Data extracted from a collection

.....

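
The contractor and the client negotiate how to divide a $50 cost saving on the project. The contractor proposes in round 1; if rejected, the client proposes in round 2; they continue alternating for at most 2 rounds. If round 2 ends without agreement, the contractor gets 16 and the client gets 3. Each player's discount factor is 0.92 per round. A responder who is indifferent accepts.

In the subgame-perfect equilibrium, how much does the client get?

Round 2 (the client proposes): the contractor gets 16 if talks fail, so the client offers 16 and keeps 34.
Round 1 (the contractor proposes): the client can get 34 next round, worth 0.92 × 34 = 31.28 now; the contractor offers that and keeps 18.72.

31.28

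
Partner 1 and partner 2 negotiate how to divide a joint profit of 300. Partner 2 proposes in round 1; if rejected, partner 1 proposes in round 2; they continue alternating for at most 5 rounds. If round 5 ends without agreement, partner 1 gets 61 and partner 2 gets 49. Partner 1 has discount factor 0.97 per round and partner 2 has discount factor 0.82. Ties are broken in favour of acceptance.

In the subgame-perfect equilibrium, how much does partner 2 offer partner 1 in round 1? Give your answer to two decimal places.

132.64

Work backward from the last round.
Round 5 (partner 2 proposes): partner 1 gets 61 if talks fail, so partner 2 offers 61 and keeps 239.
Round 4 (partner 1 proposes): partner 2 can get 239 next round, worth 0.82 × 239 = 195.98 now; partner 1 offers that and keeps 104.02.
Round 3 (partner 2 proposes): partner 1 can get 104.02 next round, worth 0.97 × 104.02 = 100.8994 now, so partner 2 offers 100.8994, keeping 199.1006.
Round 2 (partner 1 proposes): partner 2 can get 199.1006 next round, worth 0.82 × 199.1006 = 163.262492 now; partner 1 offers that and keeps 136.737508.
Round 1 (partner 2 proposes): partner 1 can get 136.737508 next round, worth 0.97 × 136.737508 = 132.63538276 now, so partner 2 offers 132.63538276, keeping 167.36461724.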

.....

* **Work to be completed**:
Word for word, retype the lines from the one containing "In the subgame-perfect equilibrium, how much does partner" through the final line of the data, including both ends and nothing more.

* **Task result**:
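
In the subgame-perfect equilibrium, how much does partner 2 offer partner 1 in round 1? Give your answer to two decimal places.

132.64

Work backward from the last round.
Round 5 (partner 2 proposes): partner 1 gets 61 if talks fail, so partner 2 offers 61 and keeps 239.
Round 4 (partner 1 proposes): partner 2 can get 239 next round, worth 0.82 × 239 = 195.98 now; partner 1 offers that and keeps 104.02.
Round 3 (partner 2 proposes): partner 1 can get 104.02 next round, worth 0.97 × 104.02 = 100.8994 now, so partner 2 offers 100.8994, keeping 199.1006.
Round 2 (partner 1 proposes): partner 2 can get 199.1006 next round, worth 0.82 × 199.1006 = 163.262492 now; partner 1 offers that and keeps 136.737508.
Round 1 (partner 2 proposes): partner 1 can get 136.737508 next round, worth 0.97 × 136.737508 = 132.63538276 now, so partner 2 offers 132.63538276, keeping 167.36461724.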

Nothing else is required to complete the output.